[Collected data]
[Start of Attachment]
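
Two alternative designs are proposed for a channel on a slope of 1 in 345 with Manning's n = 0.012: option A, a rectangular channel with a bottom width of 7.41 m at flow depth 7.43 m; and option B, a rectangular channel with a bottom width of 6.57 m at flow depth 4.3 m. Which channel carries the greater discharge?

channel A

Channel A: Flow area A = b·y = 7.41 × 7.43 = 55.06 m². Wetted perimeter P = b + 2y = 7.41 + 2×7.43 = 22.27 m. Hydraulic radius R = A/P = 55.06/22.27 = 2.472 m. Q_A = (1/0.012)·55.06·2.472^(2/3)·√0.002899 = 451.6 m³/s.
Channel B: Flow area A = b·y = 6.57 × 4.3 = 28.25 m². Wetted perimeter P = b + 2y = 6.57 + 2×4.3 = 15.17 m. Hydraulic radius R = A/P = 28.25/15.17 = 1.862 m. Q_B = (1/0.012)·28.25·1.862^(2/3)·√0.002899 = 191.9 m³/s.
Q_A = 451.6 m³/s vs Q_B = 191.9 m³/s, so channel A carries more.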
[End of Attachment]
A verbatim copy of the records above should be returned.

→ **ANSWER SPACE**
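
Two alternative designs are proposed for a channel on a slope of 1 in 345 with Manning's n = 0.012: option A, a rectangular channel with a bottom width of 7.41 m at flow depth 7.43 m; and option B, a rectangular channel with a bottom width of 6.57 m at flow depth 4.3 m. Which channel carries the greater discharge?

channel A

Channel A: Flow area A = b·y = 7.41 × 7.43 = 55.06 m². Wetted perimeter P = b + 2y = 7.41 + 2×7.43 = 22.27 m. Hydraulic radius R = A/P = 55.06/22.27 = 2.472 m. Q_A = (1/0.012)·55.06·2.472^(2/3)·√0.002899 = 451.6 m³/s.
Channel B: Flow area A = b·y = 6.57 × 4.3 = 28.25 m². Wetted perimeter P = b + 2y = 6.57 + 2×4.3 = 15.17 m. Hydraulic radius R = A/P = 28.25/15.17 = 1.862 m. Q_B = (1/0.012)·28.25·1.862^(2/3)·√0.002899 = 191.9 m³/s.
Q_A = 451.6 m³/s vs Q_B = 191.9 m³/s, so channel A carries more.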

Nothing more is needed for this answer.